## RECORDS SUPPLIED
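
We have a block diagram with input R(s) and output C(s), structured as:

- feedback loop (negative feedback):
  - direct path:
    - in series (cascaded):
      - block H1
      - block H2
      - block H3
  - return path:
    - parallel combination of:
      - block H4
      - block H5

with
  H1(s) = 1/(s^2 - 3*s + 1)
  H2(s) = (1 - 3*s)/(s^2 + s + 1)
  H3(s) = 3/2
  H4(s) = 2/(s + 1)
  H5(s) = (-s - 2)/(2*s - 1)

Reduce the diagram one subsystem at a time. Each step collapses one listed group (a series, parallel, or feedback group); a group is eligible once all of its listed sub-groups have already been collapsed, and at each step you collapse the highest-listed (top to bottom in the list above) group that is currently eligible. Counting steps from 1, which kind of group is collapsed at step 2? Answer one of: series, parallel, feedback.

Step 1 - cascade H1, H2, H3
Step 2 - combine H4, H5 in parallel
Step 3 - collapse the loop ((H1*H2*H3) forward, (H4+H5) return)
Step 2: parallel.

Therefore the answer is parallel.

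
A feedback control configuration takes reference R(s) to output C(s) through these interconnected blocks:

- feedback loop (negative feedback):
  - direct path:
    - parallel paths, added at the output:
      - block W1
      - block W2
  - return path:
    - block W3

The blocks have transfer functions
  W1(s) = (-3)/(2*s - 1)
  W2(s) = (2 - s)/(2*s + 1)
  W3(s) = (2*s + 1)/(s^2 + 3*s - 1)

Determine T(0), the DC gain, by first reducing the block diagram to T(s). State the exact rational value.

Answer: -5/4

Working:
1. sum the parallel branches W1, W2 gives (-2*s^2 - s - 5)/(4*s^2 - 1)
2. apply the feedback formula to (W1+W2), W3 gives (-2*s^4 - 7*s^3 - 6*s^2 - 14*s + 5)/(4*s^4 + 8*s^3 - 9*s^2 - 14*s - 4)
Step 2 gives the overall T(s). Then T(0) = 5/(-4) = -5/4.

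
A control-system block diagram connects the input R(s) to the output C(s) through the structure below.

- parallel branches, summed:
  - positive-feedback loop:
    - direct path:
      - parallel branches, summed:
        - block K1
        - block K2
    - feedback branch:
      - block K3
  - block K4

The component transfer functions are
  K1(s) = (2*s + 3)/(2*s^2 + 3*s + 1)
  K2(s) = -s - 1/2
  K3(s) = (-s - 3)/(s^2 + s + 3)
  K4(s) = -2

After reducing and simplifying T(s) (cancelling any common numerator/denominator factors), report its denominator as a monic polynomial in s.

1. combine K1, K2 in parallel: (-4*s^3 - 8*s^2 - s + 5)/(4*s^2 + 6*s + 2)
2. apply the feedback formula to (K1+K2), K3: (4*s^5 + 12*s^4 + 21*s^3 + 20*s^2 - 2*s - 15)/(10*s^3 + 5*s^2 - 22*s - 21)
3. parallel reduction of [(K1+K2)/(1-(K1+K2)*K3)], K4: (4*s^5 + 12*s^4 + s^3 + 10*s^2 + 42*s + 27)/(10*s^3 + 5*s^2 - 22*s - 21)
The result of step 3 is T(s) in lowest terms. Its denominator has leading coefficient 10; dividing the denominator through by 10 makes it monic.

Answer: s^3 + s^2/2 - 11*s/5 - 21/10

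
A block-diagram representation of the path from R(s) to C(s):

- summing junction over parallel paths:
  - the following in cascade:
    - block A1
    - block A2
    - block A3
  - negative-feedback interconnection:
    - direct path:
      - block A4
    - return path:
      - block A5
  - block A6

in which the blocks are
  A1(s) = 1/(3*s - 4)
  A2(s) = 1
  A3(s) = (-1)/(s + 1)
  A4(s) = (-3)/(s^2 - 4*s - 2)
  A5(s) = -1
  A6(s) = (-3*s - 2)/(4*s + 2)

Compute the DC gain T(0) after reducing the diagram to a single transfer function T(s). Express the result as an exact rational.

Answer: -15/4

Working:
Step 1. cascade A1, A2, A3: (-1)/(3*s^2 - s - 4)
Step 2. feedback reduction of A4, A5: (-3)/(s^2 - 4*s + 1)
Step 3. reduce the parallel group (A1*A2*A3), [A4/(1+A4*A5)], A6: (-9*s^5 + 33*s^4 - 23*s^3 - 43*s^2 + 40*s + 30)/(12*s^5 - 46*s^4 - 14*s^3 + 66*s^2 + 14*s - 8)
The step-3 result is T(s). Setting s = 0: T(0) = 30/(-8) = -15/4.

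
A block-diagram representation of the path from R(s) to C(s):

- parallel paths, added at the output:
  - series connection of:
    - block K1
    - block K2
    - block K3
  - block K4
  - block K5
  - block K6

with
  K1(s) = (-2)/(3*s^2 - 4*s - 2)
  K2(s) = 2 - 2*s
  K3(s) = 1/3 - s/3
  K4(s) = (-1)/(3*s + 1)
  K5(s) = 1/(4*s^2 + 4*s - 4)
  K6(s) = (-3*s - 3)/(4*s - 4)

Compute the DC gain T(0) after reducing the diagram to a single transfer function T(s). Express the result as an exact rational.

First reduce the diagram to T(s).

Step 1: cascade K1, K2, K3; result (-4*s^2 + 8*s - 4)/(9*s^2 - 12*s - 6)
Step 2: reduce the parallel group (K1*K2*K3), K4, K5, K6; result (-129*s^6 - 37*s^5 + 407*s^4 + 97*s^3 - 68*s^2 - 50*s - 4)/(108*s^6 - 108*s^5 - 336*s^4 + 300*s^3 + 132*s^2 - 72*s - 24)
Evaluating the step-2 result (the overall T(s)) at s = 0 gives T(0) = -4/(-24) = 1/6.

Answer: 1/6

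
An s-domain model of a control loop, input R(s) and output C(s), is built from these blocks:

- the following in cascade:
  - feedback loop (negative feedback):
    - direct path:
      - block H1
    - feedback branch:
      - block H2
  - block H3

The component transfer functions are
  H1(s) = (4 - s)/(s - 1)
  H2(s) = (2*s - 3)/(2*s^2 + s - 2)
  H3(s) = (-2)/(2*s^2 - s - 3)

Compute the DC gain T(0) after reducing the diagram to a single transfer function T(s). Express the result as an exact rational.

1. close the feedback loop around H1, H2 = (-2*s^3 + 7*s^2 + 6*s - 8)/(2*s^3 - 3*s^2 + 8*s - 10)
2. combine [H1/(1+H1*H2)], H3 in series = (4*s^3 - 14*s^2 - 12*s + 16)/(4*s^5 - 8*s^4 + 13*s^3 - 19*s^2 - 14*s + 30)
DC gain: substitute s = 0 into T(s) from step 2: T(0) = 16/30 = 8/15.

Answer: 8/15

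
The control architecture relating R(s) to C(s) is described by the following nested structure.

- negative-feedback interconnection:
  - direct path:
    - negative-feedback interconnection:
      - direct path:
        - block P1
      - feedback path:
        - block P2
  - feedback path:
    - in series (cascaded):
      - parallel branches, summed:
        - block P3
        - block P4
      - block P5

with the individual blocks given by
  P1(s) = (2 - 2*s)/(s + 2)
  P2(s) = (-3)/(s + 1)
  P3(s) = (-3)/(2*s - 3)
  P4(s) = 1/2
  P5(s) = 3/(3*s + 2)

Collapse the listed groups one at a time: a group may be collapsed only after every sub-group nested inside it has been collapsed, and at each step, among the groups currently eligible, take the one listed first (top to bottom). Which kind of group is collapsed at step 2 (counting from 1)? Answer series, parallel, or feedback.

Reducing step by step:

(1) feedback reduction of P1, P2
(2) add P3, P4 (parallel)
(3) reduce the series chain (P3+P4), P5
(4) close the feedback loop around [P1/(1+P1*P2)], ((P3+P4)*P5)
The group at step 2 is a parallel group.

Answer: parallel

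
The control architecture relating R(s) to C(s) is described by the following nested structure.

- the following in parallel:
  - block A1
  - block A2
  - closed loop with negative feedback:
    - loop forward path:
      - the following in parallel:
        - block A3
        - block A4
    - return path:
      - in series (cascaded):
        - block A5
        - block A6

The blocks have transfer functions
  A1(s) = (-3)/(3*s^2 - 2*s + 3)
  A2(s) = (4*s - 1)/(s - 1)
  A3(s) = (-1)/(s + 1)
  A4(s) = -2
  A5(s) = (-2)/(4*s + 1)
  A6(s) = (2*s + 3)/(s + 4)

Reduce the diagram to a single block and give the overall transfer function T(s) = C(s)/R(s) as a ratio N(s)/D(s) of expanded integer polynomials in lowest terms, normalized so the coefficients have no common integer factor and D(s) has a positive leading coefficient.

(1) reduce the parallel group A3, A4 gives (-2*s - 3)/(s + 1)
(2) multiply A5, A6 (series) gives (-4*s - 6)/(4*s^2 + 17*s + 4)
(3) apply the feedback formula to (A3+A4), (A5*A6) gives (-8*s^3 - 46*s^2 - 59*s - 12)/(4*s^3 + 29*s^2 + 45*s + 22)
(4) add A1, A2, [(A3+A4)/(1+(A3+A4)*(A5*A6))] (parallel): this yields T(s), and no further normalization is needed

Answer: (24*s^6 + 206*s^5 + 278*s^4 + 141*s^3 + 156*s^2 + 359*s + 36)/(12*s^6 + 67*s^5 + 10*s^4 - 26*s^3 + 28*s^2 - 25*s - 66)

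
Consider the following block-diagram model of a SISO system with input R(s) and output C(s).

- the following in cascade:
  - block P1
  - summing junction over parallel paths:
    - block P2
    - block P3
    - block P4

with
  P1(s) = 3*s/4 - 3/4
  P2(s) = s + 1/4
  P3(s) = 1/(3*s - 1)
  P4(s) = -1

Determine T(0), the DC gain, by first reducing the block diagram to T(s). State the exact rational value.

1. reduce the parallel group P2, P3, P4; result (12*s^2 - 13*s + 7)/(12*s - 4)
2. multiply P1, (P2+P3+P4) (series); result (36*s^3 - 75*s^2 + 60*s - 21)/(48*s - 16)
Evaluating the step-2 result (the overall T(s)) at s = 0 gives T(0) = -21/(-16) = 21/16.

Therefore the answer is 21/16.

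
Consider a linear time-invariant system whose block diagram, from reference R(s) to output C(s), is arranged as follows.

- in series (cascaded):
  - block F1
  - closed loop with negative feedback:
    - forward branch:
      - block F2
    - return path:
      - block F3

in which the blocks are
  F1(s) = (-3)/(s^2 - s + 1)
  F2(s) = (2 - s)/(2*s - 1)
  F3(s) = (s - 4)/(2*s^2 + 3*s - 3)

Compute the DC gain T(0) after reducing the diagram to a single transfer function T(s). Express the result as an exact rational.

Step 1 - close the feedback loop around F2, F3 -> (-2*s^3 + s^2 + 9*s - 6)/(4*s^3 + 3*s^2 - 3*s - 5)
Step 2 - cascade F1, [F2/(1+F2*F3)] -> (6*s^3 - 3*s^2 - 27*s + 18)/(4*s^5 - s^4 - 2*s^3 + s^2 + 2*s - 5)
The step-2 result is T(s). Setting s = 0: T(0) = 18/(-5) = -18/5.

Answer: -18/5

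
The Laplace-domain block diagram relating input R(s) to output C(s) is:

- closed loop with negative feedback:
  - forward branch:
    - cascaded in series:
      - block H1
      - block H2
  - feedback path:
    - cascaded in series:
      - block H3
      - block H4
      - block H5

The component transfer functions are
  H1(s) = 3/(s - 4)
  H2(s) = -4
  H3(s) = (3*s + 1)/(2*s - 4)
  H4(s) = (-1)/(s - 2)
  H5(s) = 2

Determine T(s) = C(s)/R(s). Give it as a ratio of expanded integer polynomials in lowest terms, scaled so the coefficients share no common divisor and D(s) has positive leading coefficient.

[1] series reduction of H1, H2: (-12)/(s - 4)
[2] series reduction of H3, H4, H5: (-3*s - 1)/(s^2 - 4*s + 4)
[3] close the feedback loop around (H1*H2), (H3*H4*H5) - this is the overall T(s), already in the required normalized form

Therefore the answer is (-12*s^2 + 48*s - 48)/(s^3 - 8*s^2 + 56*s - 4).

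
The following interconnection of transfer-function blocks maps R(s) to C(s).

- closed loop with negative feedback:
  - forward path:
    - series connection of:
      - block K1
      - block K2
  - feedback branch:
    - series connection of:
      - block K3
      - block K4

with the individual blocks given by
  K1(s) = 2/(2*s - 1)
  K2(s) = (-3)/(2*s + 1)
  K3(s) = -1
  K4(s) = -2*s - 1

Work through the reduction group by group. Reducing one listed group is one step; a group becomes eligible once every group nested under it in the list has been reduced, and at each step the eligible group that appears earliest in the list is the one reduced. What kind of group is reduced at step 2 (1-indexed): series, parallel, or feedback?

1. series reduction of K1, K2
2. cascade K3, K4
3. feedback reduction of (K1*K2), (K3*K4)
So the answer for step 2 is series.

Hence the answer: series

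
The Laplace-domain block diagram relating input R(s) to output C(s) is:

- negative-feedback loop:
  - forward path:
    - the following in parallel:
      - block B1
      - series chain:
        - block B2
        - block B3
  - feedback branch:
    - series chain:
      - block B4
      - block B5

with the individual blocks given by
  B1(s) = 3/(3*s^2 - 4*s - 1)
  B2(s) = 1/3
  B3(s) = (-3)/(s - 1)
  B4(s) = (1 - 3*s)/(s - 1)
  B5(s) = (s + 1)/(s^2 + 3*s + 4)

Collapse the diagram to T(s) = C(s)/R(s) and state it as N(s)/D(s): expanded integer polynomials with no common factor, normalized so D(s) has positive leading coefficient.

[1] combine B2, B3 in series: (-1)/(s - 1)
[2] reduce the parallel group B1, (B2*B3): (-3*s^2 + 7*s - 2)/(3*s^3 - 7*s^2 + 3*s + 1)
[3] multiply B4, B5 (series): (-3*s^2 - 2*s + 1)/(s^3 + 2*s^2 + s - 4)
[4] reduce the feedback loop with forward (B1+(B2*B3)) and return (B4*B5): this yields T(s), and no further normalization is needed

Final answer: (-3*s^5 + s^4 + 9*s^3 + 15*s^2 - 30*s + 8)/(3*s^6 - s^5 + s^4 - 27*s^3 + 22*s^2 - 6)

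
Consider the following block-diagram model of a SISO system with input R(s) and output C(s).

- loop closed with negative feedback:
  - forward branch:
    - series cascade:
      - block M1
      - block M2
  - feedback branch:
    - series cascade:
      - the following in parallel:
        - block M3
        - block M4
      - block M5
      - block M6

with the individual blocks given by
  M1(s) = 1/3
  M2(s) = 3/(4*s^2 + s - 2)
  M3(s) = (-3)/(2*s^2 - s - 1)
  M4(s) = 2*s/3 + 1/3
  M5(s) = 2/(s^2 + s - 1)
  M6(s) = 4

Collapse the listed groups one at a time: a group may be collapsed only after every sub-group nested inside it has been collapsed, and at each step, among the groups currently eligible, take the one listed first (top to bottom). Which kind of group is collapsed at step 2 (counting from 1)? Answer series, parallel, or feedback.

The answer is parallel.

Reasoning:
Step 1: cascade M1, M2
Step 2: parallel reduction of M3, M4
Step 3: series reduction of (M3+M4), M5, M6
Step 4: close the feedback loop around (M1*M2), ((M3+M4)*M5*M6)
At step 2 the group reduced is parallel.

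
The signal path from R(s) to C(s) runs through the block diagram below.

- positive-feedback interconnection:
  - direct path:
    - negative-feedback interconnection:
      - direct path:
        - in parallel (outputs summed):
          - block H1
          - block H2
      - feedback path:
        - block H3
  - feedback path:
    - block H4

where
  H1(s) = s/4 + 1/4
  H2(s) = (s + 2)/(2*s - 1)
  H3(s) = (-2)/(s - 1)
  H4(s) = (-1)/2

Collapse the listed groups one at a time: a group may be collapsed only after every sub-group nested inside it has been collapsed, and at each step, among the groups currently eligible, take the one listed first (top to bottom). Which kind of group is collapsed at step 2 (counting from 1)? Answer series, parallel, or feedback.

(1) add H1, H2 (parallel)
(2) apply the feedback formula to (H1+H2), H3
(3) apply the feedback formula to [(H1+H2)/(1+(H1+H2)*H3)], H4
So the answer for step 2 is feedback.

Therefore the answer is feedback.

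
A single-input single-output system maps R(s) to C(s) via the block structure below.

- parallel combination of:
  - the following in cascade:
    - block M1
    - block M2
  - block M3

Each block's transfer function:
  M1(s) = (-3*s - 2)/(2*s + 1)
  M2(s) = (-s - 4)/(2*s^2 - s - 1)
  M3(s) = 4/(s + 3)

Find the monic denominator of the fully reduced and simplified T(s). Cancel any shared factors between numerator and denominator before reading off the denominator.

First reduce the diagram to T(s).

Step 1. multiply M1, M2 (series) = (3*s^2 + 14*s + 8)/(4*s^3 - 3*s - 1)
Step 2. reduce the parallel group (M1*M2), M3 = (19*s^3 + 23*s^2 + 38*s + 20)/(4*s^4 + 12*s^3 - 3*s^2 - 10*s - 3)
T(s) is the step-2 result (common factors already cancelled). Leading coefficient of the denominator: 4. Divide through by 4 for the monic polynomial.

Answer: s^4 + 3*s^3 - 3*s^2/4 - 5*s/2 - 3/4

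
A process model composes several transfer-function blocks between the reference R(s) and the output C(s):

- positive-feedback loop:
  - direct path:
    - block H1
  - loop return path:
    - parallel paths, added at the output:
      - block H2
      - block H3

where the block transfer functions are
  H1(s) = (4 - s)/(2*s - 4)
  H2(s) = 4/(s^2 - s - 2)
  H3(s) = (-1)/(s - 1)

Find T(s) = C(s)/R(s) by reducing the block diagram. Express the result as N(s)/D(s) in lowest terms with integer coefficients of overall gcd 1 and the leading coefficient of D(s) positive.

Step 1 - combine H2, H3 in parallel, giving (-s^2 + 5*s - 2)/(s^3 - 2*s^2 - s + 2)
Step 2 - feedback reduction of H1, (H2+H3), giving the overall T(s)

Answer: (-s^4 + 6*s^3 - 7*s^2 - 6*s + 8)/(2*s^4 - 9*s^3 + 15*s^2 - 14*s)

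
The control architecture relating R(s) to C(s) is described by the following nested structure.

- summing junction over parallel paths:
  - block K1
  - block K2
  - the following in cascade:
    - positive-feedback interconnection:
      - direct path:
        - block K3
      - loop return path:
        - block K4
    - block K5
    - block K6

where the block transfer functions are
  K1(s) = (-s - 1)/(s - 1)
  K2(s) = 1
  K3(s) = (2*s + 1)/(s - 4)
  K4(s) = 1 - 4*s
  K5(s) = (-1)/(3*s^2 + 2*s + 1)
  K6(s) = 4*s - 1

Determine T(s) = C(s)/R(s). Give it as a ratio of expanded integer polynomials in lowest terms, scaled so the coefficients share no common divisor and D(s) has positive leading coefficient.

Step 1: feedback reduction of K3, K4; result (2*s + 1)/(8*s^2 + 3*s - 5)
Step 2: reduce the series chain [K3/(1-K3*K4)], K5, K6; result (-8*s^2 - 2*s + 1)/(24*s^4 + 25*s^3 - s^2 - 7*s - 5)
Step 3: parallel reduction of K1, K2, ([K3/(1-K3*K4)]*K5*K6), giving the overall T(s)

Answer: (-48*s^4 - 58*s^3 + 8*s^2 + 17*s + 9)/(24*s^5 + s^4 - 26*s^3 - 6*s^2 + 2*s + 5)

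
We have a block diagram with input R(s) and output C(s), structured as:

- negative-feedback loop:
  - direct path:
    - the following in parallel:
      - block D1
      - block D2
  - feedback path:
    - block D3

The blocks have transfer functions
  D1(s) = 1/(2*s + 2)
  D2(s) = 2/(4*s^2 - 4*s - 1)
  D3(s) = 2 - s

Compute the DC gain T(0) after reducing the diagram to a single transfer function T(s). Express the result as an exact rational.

First reduce the diagram to T(s).

(1) reduce the parallel group D1, D2 gives (4*s^2 + 3)/(8*s^3 - 10*s - 2)
(2) feedback reduction of (D1+D2), D3 gives (4*s^2 + 3)/(4*s^3 + 8*s^2 - 13*s + 4)
The step-2 result is T(s). Setting s = 0: T(0) = 3/4.

Answer: 3/4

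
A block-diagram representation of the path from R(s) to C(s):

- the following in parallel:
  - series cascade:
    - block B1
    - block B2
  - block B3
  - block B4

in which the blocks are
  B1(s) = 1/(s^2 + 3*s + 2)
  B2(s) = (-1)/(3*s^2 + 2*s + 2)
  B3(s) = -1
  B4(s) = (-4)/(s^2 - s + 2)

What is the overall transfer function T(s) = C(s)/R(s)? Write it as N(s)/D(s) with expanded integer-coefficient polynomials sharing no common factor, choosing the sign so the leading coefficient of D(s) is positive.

Step 1 - multiply B1, B2 (series); result (-1)/(3*s^4 + 11*s^3 + 14*s^2 + 10*s + 4)
Step 2 - sum the parallel branches (B1*B2), B3, B4, giving the overall T(s)

Final answer: (-3*s^6 - 8*s^5 - 21*s^4 - 62*s^3 - 79*s^2 - 55*s - 26)/(3*s^6 + 8*s^5 + 9*s^4 + 18*s^3 + 22*s^2 + 16*s + 8)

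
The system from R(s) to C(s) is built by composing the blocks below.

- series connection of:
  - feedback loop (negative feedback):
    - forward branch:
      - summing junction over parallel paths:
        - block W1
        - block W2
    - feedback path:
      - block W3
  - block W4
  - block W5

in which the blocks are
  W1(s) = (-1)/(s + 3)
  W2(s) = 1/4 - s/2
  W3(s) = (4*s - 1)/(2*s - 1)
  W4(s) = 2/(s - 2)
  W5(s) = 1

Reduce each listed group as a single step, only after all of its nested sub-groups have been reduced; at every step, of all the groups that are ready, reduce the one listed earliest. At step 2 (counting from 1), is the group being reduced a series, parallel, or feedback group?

[1] sum the parallel branches W1, W2
[2] collapse the loop ((W1+W2) forward, W3 return)
[3] cascade [(W1+W2)/(1+(W1+W2)*W3)], W4, W5
So the answer for step 2 is feedback.

Therefore the answer is feedback.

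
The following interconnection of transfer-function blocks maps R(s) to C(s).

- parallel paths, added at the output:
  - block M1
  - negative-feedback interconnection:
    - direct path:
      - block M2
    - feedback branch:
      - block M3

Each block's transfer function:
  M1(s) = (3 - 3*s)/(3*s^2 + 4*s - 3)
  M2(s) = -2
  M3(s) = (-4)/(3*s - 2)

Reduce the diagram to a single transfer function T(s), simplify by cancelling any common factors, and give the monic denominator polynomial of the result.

Step 1 - feedback reduction of M2, M3 -> (4 - 6*s)/(3*s + 6)
Step 2 - parallel reduction of M1, [M2/(1+M2*M3)] -> (-18*s^3 - 21*s^2 + 25*s + 6)/(9*s^3 + 30*s^2 + 15*s - 18)
That last expression is T(s), already simplified. Scaling its denominator by 1/9 (the reciprocal of the leading coefficient) yields the monic denominator.

Final answer: s^3 + 10*s^2/3 + 5*s/3 - 2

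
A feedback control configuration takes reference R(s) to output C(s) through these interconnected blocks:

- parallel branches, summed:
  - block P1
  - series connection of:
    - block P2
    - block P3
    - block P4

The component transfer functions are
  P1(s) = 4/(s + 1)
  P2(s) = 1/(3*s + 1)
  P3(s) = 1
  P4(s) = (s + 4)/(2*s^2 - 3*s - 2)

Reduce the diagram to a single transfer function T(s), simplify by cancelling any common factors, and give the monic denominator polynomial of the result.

Step 1 - series reduction of P2, P3, P4; result (s + 4)/(6*s^3 - 7*s^2 - 9*s - 2)
Step 2 - combine P1, (P2*P3*P4) in parallel; result (24*s^3 - 27*s^2 - 31*s - 4)/(6*s^4 - s^3 - 16*s^2 - 11*s - 2)
No further cancellation is possible in the step-2 result, so that is T(s). Its denominator becomes monic after dividing by the leading coefficient 6.

Hence the answer: s^4 - s^3/6 - 8*s^2/3 - 11*s/6 - 1/3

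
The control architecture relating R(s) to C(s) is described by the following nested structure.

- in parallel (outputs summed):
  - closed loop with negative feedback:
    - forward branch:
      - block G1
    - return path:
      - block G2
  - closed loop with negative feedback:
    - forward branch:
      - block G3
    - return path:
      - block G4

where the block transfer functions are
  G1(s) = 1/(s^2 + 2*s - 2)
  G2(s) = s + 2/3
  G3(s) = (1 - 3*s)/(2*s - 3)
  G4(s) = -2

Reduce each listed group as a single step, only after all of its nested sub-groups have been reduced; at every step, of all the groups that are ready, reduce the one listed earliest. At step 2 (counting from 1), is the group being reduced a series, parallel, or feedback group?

1. feedback reduction of G1, G2
2. reduce the feedback loop with forward G3 and return G4
3. combine [G1/(1+G1*G2)], [G3/(1+G3*G4)] in parallel
Step 2 collapses a feedback group.

Final answer: feedback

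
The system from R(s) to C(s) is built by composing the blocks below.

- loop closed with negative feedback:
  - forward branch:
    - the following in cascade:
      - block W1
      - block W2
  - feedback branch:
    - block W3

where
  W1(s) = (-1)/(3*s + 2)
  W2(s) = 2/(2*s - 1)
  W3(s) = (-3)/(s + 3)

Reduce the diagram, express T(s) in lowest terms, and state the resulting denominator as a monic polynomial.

Step 1: reduce the series chain W1, W2 = (-2)/(6*s^2 + s - 2)
Step 2: close the feedback loop around (W1*W2), W3 = (-2*s - 6)/(6*s^3 + 19*s^2 + s)
T(s) is the step-2 result (common factors already cancelled). Leading coefficient of the denominator: 6. Divide through by 6 for the monic polynomial.

Therefore the answer is s^3 + 19*s^2/6 + s/6.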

## WHAT YOU HAVE TO DO
Return each line exactly, beginning at the start of the material above and ending at the line that includes "H5(s) = (-s - 2)/(2*s - 1)", with both of those kept.

## ANSWER TO THE EXERCISE
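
We have a block diagram with input R(s) and output C(s), structured as:

- feedback loop (negative feedback):
  - direct path:
    - in series (cascaded):
      - block H1
      - block H2
      - block H3
  - return path:
    - parallel combination of:
      - block H4
      - block H5

with
  H1(s) = 1/(s^2 - 3*s + 1)
  H2(s) = (1 - 3*s)/(s^2 + s + 1)
  H3(s) = 3/2
  H4(s) = 2/(s + 1)
  H5(s) = (-s - 2)/(2*s - 1)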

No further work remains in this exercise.